Only one stretch of the listing below is wanted. Give it again exactly, from the line with "Let q(z) = (z" through the line with "Answer: 35/2 ≈ 17.500".

==================================================

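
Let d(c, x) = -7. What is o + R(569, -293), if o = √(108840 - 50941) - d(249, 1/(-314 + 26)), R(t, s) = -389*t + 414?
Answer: -220920 + √57899 ≈ -2.2068e+5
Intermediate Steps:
R(t, s) = 414 - 389*t
o = 7 + √57899 (o = √(108840 - 50941) - 1*(-7) = √57899 + 7 = 7 + √57899 ≈ 247.62)
o + R(569, -293) = (7 + √57899) + (414 - 389*569) = (7 + √57899) + (414 - 221341) = (7 + √57899) - 220927 = -220920 + √57899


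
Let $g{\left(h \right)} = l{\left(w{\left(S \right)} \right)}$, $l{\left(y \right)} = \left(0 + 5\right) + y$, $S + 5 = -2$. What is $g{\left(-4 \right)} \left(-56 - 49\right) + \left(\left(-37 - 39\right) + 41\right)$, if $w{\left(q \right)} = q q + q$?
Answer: $-4970$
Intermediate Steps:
$S = -7$ ($S = -5 - 2 = -7$)
$w{\left(q \right)} = q + q^{2}$ ($w{\left(q \right)} = q^{2} + q = q + q^{2}$)
$l{\left(y \right)} = 5 + y$
$g{\left(h \right)} = 47$ ($g{\left(h \right)} = 5 - 7 \left(1 - 7\right) = 5 - -42 = 5 + 42 = 47$)
$g{\left(-4 \right)} \left(-56 - 49\right) + \left(\left(-37 - 39\right) + 41\right) = 47 \left(-56 - 49\right) + \left(\left(-37 - 39\right) + 41\right) = 47 \left(-105\right) + \left(-76 + 41\right) = -4935 - 35 = -4970$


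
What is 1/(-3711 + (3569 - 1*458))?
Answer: -1/600 ≈ -0.0016667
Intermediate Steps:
1/(-3711 + (3569 - 1*458)) = 1/(-3711 + (3569 - 458)) = 1/(-3711 + 3111) = 1/(-600) = -1/600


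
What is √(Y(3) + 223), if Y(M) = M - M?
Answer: √223 ≈ 14.933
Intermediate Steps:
Y(M) = 0
√(Y(3) + 223) = √(0 + 223) = √223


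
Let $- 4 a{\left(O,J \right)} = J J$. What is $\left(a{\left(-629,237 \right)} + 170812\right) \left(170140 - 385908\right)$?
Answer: $-33825895418$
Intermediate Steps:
$a{\left(O,J \right)} = - \frac{J^{2}}{4}$ ($a{\left(O,J \right)} = - \frac{J J}{4} = - \frac{J^{2}}{4}$)
$\left(a{\left(-629,237 \right)} + 170812\right) \left(170140 - 385908\right) = \left(- \frac{237^{2}}{4} + 170812\right) \left(170140 - 385908\right) = \left(\left(- \frac{1}{4}\right) 56169 + 170812\right) \left(-215768\right) = \left(- \frac{56169}{4} + 170812\right) \left(-215768\right) = \frac{627079}{4} \left(-215768\right) = -33825895418$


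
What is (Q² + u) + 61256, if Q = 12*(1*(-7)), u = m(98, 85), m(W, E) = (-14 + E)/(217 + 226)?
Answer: 30262287/443 ≈ 68312.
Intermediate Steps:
m(W, E) = -14/443 + E/443 (m(W, E) = (-14 + E)/443 = (-14 + E)*(1/443) = -14/443 + E/443)
u = 71/443 (u = -14/443 + (1/443)*85 = -14/443 + 85/443 = 71/443 ≈ 0.16027)
Q = -84 (Q = 12*(-7) = -84)
(Q² + u) + 61256 = ((-84)² + 71/443) + 61256 = (7056 + 71/443) + 61256 = 3125879/443 + 61256 = 30262287/443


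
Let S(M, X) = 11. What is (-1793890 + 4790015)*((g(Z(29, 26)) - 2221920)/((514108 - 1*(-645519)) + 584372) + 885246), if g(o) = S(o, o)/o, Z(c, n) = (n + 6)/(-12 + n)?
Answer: 74009844321418993625/27903984 ≈ 2.6523e+12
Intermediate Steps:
Z(c, n) = (6 + n)/(-12 + n)
g(o) = 11/o
(-1793890 + 4790015)*((g(Z(29, 26)) - 2221920)/((514108 - 1*(-645519)) + 584372) + 885246) = (-1793890 + 4790015)*((11/(((6 + 26)/(-12 + 26))) - 2221920)/((514108 - 1*(-645519)) + 584372) + 885246) = 2996125*((11/((32/14)) - 2221920)/((514108 + 645519) + 584372) + 885246) = 2996125*((11/(((1/14)*32)) - 2221920)/(1159627 + 584372) + 885246) = 2996125*((11/(16/7) - 2221920)/1743999 + 885246) = 2996125*((11*(7/16) - 2221920)*(1/1743999) + 885246) = 2996125*((77/16 - 2221920)*(1/1743999) + 885246) = 2996125*(-35550643/16*1/1743999 + 885246) = 2996125*(-35550643/27903984 + 885246) = 2996125*(24701854669421/27903984) = 74009844321418993625/27903984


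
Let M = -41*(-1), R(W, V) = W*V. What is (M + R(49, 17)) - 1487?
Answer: -613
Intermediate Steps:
R(W, V) = V*W
M = 41
(M + R(49, 17)) - 1487 = (41 + 17*49) - 1487 = (41 + 833) - 1487 = 874 - 1487 = -613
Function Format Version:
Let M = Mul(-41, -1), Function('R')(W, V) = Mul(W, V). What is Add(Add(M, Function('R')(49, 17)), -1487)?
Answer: -613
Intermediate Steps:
Function('R')(W, V) = Mul(V, W)
M = 41
Add(Add(M, Function('R')(49, 17)), -1487) = Add(Add(41, Mul(17, 49)), -1487) = Add(Add(41, 833), -1487) = Add(874, -1487) = -613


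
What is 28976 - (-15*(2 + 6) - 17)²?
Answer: 10207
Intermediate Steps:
28976 - (-15*(2 + 6) - 17)² = 28976 - (-15*8 - 17)² = 28976 - (-120 - 17)² = 28976 - 1*(-137)² = 28976 - 1*18769 = 28976 - 18769 = 10207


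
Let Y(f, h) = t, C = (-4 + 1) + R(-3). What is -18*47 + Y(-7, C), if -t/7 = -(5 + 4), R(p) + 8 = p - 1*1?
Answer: -783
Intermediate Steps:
R(p) = -9 + p (R(p) = -8 + (p - 1*1) = -8 + (p - 1) = -8 + (-1 + p) = -9 + p)
C = -15 (C = (-4 + 1) + (-9 - 3) = -3 - 12 = -15)
t = 63 (t = -(-7)*(5 + 4) = -(-7)*9 = -7*(-9) = 63)
Y(f, h) = 63
-18*47 + Y(-7, C) = -18*47 + 63 = -846 + 63 = -783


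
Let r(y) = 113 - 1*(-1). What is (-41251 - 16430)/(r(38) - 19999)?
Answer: 57681/19885 ≈ 2.9007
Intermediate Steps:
r(y) = 114 (r(y) = 113 + 1 = 114)
(-41251 - 16430)/(r(38) - 19999) = (-41251 - 16430)/(114 - 19999) = -57681/(-19885) = -57681*(-1/19885) = 57681/19885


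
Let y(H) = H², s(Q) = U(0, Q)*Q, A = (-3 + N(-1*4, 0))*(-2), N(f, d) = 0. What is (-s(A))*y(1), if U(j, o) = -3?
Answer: 18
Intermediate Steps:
A = 6 (A = (-3 + 0)*(-2) = -3*(-2) = 6)
s(Q) = -3*Q
(-s(A))*y(1) = -(-3)*6*1² = -1*(-18)*1 = 18*1 = 18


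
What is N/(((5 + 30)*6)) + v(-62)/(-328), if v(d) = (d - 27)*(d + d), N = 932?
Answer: -251483/8610 ≈ -29.208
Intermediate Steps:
v(d) = 2*d*(-27 + d) (v(d) = (-27 + d)*(2*d) = 2*d*(-27 + d))
N/(((5 + 30)*6)) + v(-62)/(-328) = 932/(((5 + 30)*6)) + (2*(-62)*(-27 - 62))/(-328) = 932/((35*6)) + (2*(-62)*(-89))*(-1/328) = 932/210 + 11036*(-1/328) = 932*(1/210) - 2759/82 = 466/105 - 2759/82 = -251483/8610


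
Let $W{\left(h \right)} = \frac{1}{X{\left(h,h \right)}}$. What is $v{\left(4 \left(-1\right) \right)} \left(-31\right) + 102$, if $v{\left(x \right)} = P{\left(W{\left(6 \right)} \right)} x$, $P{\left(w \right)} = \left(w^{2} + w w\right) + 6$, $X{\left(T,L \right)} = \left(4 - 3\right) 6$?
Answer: $\frac{7676}{9} \approx 852.89$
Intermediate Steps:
$X{\left(T,L \right)} = 6$ ($X{\left(T,L \right)} = \left(4 - 3\right) 6 = 1 \cdot 6 = 6$)
$W{\left(h \right)} = \frac{1}{6}$
$P{\left(w \right)} = 6 + 2 w^{2}$ ($P{\left(w \right)} = \left(w^{2} + w^{2}\right) + 6 = 2 w^{2} + 6 = 6 + 2 w^{2}$)
$v{\left(x \right)} = \frac{109 x}{18}$ ($v{\left(x \right)} = \left(6 + \frac{2}{36}\right) x = \left(6 + 2 \cdot \frac{1}{36}\right) x = \left(6 + \frac{1}{18}\right) x = \frac{109 x}{18}$)
$v{\left(4 \left(-1\right) \right)} \left(-31\right) + 102 = \frac{109 \cdot 4 \left(-1\right)}{18} \left(-31\right) + 102 = \frac{109}{18} \left(-4\right) \left(-31\right) + 102 = \left(- \frac{218}{9}\right) \left(-31\right) + 102 = \frac{6758}{9} + 102 = \frac{7676}{9}$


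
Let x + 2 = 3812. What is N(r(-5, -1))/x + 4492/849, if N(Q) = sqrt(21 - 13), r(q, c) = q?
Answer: 4492/849 + sqrt(2)/1905 ≈ 5.2917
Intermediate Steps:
N(Q) = 2*sqrt(2) (N(Q) = sqrt(8) = 2*sqrt(2))
x = 3810 (x = -2 + 3812 = 3810)
N(r(-5, -1))/x + 4492/849 = (2*sqrt(2))/3810 + 4492/849 = (2*sqrt(2))*(1/3810) + 4492*(1/849) = sqrt(2)/1905 + 4492/849 = 4492/849 + sqrt(2)/1905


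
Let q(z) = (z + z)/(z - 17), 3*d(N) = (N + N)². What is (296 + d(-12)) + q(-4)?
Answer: 10256/21 ≈ 488.38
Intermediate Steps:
d(N) = 4*N²/3 (d(N) = (N + N)²/3 = (2*N)²/3 = (4*N²)/3 = 4*N²/3)
q(z) = 2*z/(-17 + z) (q(z) = (2*z)/(-17 + z) = 2*z/(-17 + z))
(296 + d(-12)) + q(-4) = (296 + (4/3)*(-12)²) + 2*(-4)/(-17 - 4) = (296 + (4/3)*144) + 2*(-4)/(-21) = (296 + 192) + 2*(-4)*(-1/21) = 488 + 8/21 = 10256/21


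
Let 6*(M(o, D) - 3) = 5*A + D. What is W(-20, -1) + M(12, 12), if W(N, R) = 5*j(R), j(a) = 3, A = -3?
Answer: 35/2 ≈ 17.500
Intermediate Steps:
M(o, D) = ½ + D/6 (M(o, D) = 3 + (5*(-3) + D)/6 = 3 + (-15 + D)/6 = 3 + (-5/2 + D/6) = ½ + D/6)
W(N, R) = 15 (W(N, R) = 5*3 = 15)
W(-20, -1) + M(12, 12) = 15 + (½ + (⅙)*12) = 15 + (½ + 2) = 15 + 5/2 = 35/2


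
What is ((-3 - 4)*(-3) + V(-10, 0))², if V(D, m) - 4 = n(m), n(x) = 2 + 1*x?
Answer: 729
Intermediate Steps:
n(x) = 2 + x
V(D, m) = 6 + m (V(D, m) = 4 + (2 + m) = 6 + m)
((-3 - 4)*(-3) + V(-10, 0))² = ((-3 - 4)*(-3) + (6 + 0))² = (-7*(-3) + 6)² = (21 + 6)² = 27² = 729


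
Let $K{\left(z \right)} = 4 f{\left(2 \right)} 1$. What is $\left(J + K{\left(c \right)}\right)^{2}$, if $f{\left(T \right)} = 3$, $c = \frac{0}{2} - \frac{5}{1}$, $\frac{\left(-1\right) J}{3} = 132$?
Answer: $147456$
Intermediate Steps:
$J = -396$ ($J = \left(-3\right) 132 = -396$)
$c = -5$ ($c = 0 \cdot \frac{1}{2} - 5 = 0 - 5 = -5$)
$K{\left(z \right)} = 12$ ($K{\left(z \right)} = 4 \cdot 3 \cdot 1 = 12 \cdot 1 = 12$)
$\left(J + K{\left(c \right)}\right)^{2} = \left(-396 + 12\right)^{2} = \left(-384\right)^{2} = 147456$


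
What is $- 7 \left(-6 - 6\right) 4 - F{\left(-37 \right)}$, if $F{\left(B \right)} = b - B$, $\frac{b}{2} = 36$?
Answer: $227$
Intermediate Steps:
$b = 72$ ($b = 2 \cdot 36 = 72$)
$F{\left(B \right)} = 72 - B$
$- 7 \left(-6 - 6\right) 4 - F{\left(-37 \right)} = - 7 \left(-6 - 6\right) 4 - \left(72 - -37\right) = \left(-7\right) \left(-12\right) 4 - \left(72 + 37\right) = 84 \cdot 4 - 109 = 336 - 109 = 227$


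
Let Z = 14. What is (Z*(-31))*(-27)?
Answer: 11718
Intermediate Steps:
(Z*(-31))*(-27) = (14*(-31))*(-27) = -434*(-27) = 11718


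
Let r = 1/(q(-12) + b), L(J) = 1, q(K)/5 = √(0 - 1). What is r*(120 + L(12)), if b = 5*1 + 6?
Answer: 1331/146 - 605*I/146 ≈ 9.1164 - 4.1438*I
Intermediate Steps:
q(K) = 5*I (q(K) = 5*√(0 - 1) = 5*√(-1) = 5*I)
b = 11 (b = 5 + 6 = 11)
r = (11 - 5*I)/146 (r = 1/(5*I + 11) = 1/(11 + 5*I) = (11 - 5*I)/146 ≈ 0.075342 - 0.034247*I)
r*(120 + L(12)) = (11/146 - 5*I/146)*(120 + 1) = (11/146 - 5*I/146)*121 = 1331/146 - 605*I/146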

==================================================

Answer space:
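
Let q(z) = (z + z)/(z - 17), 3*d(N) = (N + N)². What is (296 + d(-12)) + q(-4)?
Answer: 10256/21 ≈ 488.38
Intermediate Steps:
d(N) = 4*N²/3 (d(N) = (N + N)²/3 = (2*N)²/3 = (4*N²)/3 = 4*N²/3)
q(z) = 2*z/(-17 + z) (q(z) = (2*z)/(-17 + z) = 2*z/(-17 + z))
(296 + d(-12)) + q(-4) = (296 + (4/3)*(-12)²) + 2*(-4)/(-17 - 4) = (296 + (4/3)*144) + 2*(-4)/(-21) = (296 + 192) + 2*(-4)*(-1/21) = 488 + 8/21 = 10256/21


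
Let 6*(M(o, D) - 3) = 5*A + D. What is W(-20, -1) + M(12, 12), if W(N, R) = 5*j(R), j(a) = 3, A = -3?
Answer: 35/2 ≈ 17.500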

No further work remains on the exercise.